- Opening Delimiter -
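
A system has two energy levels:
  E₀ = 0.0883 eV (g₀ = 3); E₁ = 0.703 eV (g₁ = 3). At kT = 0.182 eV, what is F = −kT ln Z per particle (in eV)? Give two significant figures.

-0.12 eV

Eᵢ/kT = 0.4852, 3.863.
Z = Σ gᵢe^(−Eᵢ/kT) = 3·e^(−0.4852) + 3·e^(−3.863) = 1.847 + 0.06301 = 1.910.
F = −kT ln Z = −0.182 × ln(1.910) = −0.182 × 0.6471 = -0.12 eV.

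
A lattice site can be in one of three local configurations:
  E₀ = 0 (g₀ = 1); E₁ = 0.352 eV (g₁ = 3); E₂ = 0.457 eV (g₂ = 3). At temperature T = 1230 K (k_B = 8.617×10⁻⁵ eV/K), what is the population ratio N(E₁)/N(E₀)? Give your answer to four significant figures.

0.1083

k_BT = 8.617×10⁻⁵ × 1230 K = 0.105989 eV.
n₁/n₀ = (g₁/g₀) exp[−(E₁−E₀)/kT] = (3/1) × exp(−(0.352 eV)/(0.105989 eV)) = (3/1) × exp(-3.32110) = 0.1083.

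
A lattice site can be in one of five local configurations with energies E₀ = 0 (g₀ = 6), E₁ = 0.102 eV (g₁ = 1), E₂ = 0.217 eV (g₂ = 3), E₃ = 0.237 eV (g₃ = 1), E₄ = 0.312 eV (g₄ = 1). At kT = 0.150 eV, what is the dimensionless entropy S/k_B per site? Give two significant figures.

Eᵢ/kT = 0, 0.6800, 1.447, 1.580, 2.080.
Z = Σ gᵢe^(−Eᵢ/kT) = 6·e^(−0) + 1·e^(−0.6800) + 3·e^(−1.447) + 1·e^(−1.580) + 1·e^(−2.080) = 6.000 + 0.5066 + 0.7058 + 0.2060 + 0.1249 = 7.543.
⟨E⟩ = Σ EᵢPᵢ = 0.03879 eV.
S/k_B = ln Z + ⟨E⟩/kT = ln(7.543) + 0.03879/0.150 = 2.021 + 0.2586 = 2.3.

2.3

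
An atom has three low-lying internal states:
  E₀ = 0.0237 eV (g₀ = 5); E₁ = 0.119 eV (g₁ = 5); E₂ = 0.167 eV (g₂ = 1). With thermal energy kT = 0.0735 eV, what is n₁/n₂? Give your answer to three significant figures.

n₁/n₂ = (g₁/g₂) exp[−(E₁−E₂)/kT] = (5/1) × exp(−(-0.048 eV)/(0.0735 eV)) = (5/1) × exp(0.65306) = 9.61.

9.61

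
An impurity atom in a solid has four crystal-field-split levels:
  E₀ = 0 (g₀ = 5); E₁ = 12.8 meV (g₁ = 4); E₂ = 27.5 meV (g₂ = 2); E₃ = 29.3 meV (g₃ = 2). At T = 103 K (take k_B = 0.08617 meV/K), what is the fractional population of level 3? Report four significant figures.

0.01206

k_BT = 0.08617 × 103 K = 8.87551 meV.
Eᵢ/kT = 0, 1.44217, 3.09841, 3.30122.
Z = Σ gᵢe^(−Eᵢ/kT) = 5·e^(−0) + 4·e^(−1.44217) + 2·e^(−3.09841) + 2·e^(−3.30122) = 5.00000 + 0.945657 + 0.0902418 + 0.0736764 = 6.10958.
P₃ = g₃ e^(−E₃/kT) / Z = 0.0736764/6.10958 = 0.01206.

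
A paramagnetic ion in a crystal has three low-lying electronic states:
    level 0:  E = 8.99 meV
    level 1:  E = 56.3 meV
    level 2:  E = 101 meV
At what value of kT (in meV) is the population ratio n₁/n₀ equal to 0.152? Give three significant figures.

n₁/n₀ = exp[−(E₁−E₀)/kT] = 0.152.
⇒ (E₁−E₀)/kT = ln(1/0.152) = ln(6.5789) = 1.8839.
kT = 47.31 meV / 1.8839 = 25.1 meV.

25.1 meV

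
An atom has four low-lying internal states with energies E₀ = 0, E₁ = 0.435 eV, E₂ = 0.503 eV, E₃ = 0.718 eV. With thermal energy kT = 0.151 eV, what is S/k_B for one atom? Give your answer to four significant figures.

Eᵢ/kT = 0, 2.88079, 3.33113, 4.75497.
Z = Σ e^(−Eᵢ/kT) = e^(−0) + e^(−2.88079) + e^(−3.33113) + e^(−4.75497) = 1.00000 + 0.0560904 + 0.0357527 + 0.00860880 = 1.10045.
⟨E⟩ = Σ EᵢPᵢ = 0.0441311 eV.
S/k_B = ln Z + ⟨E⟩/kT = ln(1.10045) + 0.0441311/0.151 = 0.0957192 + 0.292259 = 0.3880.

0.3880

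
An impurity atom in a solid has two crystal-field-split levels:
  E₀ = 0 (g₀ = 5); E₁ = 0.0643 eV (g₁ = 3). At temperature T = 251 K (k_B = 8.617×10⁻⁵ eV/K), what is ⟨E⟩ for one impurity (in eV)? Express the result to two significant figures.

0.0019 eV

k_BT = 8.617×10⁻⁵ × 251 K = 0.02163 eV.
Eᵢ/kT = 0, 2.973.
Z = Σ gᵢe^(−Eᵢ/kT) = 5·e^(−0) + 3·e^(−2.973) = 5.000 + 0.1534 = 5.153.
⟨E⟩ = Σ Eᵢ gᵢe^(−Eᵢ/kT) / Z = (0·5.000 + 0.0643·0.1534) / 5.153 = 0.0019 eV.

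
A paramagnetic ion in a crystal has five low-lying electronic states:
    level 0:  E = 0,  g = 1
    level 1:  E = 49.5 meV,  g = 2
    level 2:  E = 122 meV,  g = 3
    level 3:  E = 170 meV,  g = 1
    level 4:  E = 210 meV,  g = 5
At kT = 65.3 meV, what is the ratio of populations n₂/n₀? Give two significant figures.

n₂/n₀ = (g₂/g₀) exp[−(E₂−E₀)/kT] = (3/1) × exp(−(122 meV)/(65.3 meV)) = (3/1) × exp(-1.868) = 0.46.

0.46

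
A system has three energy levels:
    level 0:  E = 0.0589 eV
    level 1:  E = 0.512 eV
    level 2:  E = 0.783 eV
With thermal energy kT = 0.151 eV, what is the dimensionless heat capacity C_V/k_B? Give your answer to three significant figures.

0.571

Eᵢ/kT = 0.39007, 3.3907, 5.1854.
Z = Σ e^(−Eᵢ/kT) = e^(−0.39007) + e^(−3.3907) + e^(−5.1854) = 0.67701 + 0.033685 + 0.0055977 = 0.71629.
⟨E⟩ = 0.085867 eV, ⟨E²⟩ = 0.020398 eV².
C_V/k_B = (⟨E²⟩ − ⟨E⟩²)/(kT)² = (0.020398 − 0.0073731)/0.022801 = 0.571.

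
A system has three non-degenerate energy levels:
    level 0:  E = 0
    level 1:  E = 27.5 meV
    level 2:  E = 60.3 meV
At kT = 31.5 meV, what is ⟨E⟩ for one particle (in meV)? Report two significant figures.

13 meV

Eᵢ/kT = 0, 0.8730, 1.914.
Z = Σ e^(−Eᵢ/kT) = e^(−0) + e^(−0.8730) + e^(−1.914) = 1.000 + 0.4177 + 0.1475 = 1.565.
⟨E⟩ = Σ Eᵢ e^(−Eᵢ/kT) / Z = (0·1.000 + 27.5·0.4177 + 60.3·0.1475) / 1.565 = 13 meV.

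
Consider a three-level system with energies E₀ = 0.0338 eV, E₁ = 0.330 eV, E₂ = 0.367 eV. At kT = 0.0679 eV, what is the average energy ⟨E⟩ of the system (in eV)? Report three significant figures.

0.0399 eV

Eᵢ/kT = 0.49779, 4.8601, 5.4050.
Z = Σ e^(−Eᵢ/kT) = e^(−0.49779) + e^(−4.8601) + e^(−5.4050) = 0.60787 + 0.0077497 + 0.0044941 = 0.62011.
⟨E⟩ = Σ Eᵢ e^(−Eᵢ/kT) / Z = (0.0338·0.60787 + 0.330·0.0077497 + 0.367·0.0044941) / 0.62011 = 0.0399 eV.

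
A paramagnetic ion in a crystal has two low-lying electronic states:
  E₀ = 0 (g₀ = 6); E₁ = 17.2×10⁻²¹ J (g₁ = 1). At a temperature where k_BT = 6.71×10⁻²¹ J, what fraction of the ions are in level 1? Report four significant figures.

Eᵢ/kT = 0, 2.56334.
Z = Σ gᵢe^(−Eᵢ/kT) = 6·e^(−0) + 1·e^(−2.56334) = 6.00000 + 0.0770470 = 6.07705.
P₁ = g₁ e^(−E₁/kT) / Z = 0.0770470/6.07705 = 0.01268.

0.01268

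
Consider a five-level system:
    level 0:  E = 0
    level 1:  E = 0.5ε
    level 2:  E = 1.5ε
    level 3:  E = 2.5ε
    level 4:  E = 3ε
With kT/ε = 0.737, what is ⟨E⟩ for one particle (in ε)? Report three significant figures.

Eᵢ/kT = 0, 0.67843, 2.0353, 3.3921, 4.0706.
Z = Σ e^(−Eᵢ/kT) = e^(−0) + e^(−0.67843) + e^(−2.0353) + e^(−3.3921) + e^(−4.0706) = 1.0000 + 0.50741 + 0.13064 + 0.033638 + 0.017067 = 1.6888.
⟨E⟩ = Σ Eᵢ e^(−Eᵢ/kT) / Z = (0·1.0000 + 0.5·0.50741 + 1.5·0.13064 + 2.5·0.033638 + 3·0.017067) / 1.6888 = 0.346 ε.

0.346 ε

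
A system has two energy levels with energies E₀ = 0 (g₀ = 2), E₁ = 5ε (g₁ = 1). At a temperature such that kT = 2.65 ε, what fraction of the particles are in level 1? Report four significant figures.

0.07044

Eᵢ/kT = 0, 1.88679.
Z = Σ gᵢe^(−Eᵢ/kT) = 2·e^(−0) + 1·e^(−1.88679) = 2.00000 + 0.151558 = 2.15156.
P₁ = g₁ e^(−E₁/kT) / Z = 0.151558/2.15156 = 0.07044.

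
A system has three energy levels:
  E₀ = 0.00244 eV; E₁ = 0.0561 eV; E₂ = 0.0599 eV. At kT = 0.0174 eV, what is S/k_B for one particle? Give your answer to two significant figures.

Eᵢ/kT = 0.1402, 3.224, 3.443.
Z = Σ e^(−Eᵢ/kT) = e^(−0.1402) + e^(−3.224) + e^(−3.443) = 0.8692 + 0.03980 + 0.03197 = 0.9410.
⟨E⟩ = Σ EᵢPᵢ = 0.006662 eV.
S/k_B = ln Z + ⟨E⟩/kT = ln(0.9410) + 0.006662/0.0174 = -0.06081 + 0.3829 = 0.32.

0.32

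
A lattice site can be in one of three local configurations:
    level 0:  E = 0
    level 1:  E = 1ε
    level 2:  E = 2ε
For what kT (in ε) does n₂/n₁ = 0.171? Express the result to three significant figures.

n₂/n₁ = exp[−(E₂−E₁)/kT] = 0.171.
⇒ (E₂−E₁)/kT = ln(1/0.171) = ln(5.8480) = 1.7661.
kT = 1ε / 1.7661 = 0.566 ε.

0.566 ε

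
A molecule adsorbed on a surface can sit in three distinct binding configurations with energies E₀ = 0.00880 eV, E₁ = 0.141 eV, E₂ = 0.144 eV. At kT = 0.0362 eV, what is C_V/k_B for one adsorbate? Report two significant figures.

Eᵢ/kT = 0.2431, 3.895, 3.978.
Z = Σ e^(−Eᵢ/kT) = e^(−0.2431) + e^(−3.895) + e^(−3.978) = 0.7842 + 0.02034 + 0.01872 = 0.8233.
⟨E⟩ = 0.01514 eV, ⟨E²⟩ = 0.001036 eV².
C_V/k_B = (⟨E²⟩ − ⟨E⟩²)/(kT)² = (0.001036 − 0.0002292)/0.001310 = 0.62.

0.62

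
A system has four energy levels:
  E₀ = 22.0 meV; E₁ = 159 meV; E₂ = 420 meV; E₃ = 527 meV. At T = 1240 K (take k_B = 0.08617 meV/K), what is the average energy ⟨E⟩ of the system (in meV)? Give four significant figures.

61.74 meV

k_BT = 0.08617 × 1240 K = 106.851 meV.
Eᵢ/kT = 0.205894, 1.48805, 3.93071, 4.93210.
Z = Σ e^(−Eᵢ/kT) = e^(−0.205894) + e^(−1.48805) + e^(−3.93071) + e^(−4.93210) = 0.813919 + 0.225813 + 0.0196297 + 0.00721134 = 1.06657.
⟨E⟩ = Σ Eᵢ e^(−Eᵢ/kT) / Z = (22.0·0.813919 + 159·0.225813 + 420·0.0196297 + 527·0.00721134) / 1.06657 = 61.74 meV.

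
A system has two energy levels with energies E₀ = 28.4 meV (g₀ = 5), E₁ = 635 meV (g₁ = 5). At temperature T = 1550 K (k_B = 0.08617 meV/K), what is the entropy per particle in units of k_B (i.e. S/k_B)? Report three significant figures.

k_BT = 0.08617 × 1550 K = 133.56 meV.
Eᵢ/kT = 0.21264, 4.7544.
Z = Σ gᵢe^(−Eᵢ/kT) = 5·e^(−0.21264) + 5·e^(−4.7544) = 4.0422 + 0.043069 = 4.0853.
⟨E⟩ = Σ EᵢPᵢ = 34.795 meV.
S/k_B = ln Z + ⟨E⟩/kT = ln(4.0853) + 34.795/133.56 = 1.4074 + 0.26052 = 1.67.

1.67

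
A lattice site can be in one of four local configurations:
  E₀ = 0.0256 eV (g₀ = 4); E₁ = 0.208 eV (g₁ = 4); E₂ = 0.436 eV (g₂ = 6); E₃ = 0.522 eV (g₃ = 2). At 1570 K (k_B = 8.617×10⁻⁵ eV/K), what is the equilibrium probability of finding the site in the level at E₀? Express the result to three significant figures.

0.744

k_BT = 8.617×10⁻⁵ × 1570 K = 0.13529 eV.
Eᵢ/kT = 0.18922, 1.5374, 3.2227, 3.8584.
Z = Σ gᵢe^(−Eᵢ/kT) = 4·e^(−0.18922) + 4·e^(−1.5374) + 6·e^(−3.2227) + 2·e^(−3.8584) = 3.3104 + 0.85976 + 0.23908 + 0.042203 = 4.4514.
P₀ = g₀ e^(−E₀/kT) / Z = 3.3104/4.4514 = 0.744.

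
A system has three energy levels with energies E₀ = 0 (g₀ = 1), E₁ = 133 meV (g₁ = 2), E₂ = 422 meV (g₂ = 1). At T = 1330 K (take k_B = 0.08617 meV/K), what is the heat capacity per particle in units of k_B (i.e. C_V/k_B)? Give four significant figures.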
- Closing Delimiter -
- EXERCISE AIM
Please find, in the entries above, every line where "paramagnetic" occurs, and copy it.

- OUTPUT FOR THIS TASK
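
A paramagnetic ion in a crystal has three low-lying electronic states:
A paramagnetic ion in a crystal has five low-lying electronic states:
A paramagnetic ion in a crystal has two low-lying electronic states: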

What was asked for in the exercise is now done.